◆ What you will do ◆
Each record that follows must be reproduced exactly.
------ Supplied data
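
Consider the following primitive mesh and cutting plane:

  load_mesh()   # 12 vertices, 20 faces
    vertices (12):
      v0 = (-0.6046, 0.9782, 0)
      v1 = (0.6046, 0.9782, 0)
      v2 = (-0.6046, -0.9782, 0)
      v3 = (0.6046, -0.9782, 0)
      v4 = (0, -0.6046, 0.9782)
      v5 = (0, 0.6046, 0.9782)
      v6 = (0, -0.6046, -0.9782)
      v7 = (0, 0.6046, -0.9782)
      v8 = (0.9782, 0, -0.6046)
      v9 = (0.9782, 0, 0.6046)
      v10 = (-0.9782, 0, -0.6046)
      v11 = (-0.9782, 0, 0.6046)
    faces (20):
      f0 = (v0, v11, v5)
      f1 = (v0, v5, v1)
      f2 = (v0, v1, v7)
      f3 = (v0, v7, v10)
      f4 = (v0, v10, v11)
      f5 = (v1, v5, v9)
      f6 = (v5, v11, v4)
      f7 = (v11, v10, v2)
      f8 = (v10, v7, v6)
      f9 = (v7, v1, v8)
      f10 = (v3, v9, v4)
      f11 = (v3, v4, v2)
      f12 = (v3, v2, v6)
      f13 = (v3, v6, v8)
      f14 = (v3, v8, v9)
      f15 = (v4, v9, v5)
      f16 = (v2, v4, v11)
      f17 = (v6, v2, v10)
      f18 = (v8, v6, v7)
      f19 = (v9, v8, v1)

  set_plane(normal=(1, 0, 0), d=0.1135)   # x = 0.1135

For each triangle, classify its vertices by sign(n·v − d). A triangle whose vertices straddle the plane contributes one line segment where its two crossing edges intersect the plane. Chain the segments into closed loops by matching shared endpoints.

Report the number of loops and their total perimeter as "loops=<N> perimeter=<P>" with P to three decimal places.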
------------
◆ Exercise solution ◆
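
Consider the following primitive mesh and cutting plane:

  load_mesh()   # 12 vertices, 20 faces
    vertices (12):
      v0 = (-0.6046, 0.9782, 0)
      v1 = (0.6046, 0.9782, 0)
      v2 = (-0.6046, -0.9782, 0)
      v3 = (0.6046, -0.9782, 0)
      v4 = (0, -0.6046, 0.9782)
      v5 = (0, 0.6046, 0.9782)
      v6 = (0, -0.6046, -0.9782)
      v7 = (0, 0.6046, -0.9782)
      v8 = (0.9782, 0, -0.6046)
      v9 = (0.9782, 0, 0.6046)
      v10 = (-0.9782, 0, -0.6046)
      v11 = (-0.9782, 0, 0.6046)
    faces (20):
      f0 = (v0, v11, v5)
      f1 = (v0, v5, v1)
      f2 = (v0, v1, v7)
      f3 = (v0, v7, v10)
      f4 = (v0, v10, v11)
      f5 = (v1, v5, v9)
      f6 = (v5, v11, v4)
      f7 = (v11, v10, v2)
      f8 = (v10, v7, v6)
      f9 = (v7, v1, v8)
      f10 = (v3, v9, v4)
      f11 = (v3, v4, v2)
      f12 = (v3, v2, v6)
      f13 = (v3, v6, v8)
      f14 = (v3, v8, v9)
      f15 = (v4, v9, v5)
      f16 = (v2, v4, v11)
      f17 = (v6, v2, v10)
      f18 = (v8, v6, v7)
      f19 = (v9, v8, v1)

  set_plane(normal=(1, 0, 0), d=0.1135)   # x = 0.1135

For each triangle, classify its vertices by sign(n·v − d). A triangle whose vertices straddle the plane contributes one line segment where its two crossing edges intersect the plane. Chain the segments into closed loops by matching shared endpoints.

Report the number of loops and their total perimeter as "loops=<N> perimeter=<P>" with P to three decimal places.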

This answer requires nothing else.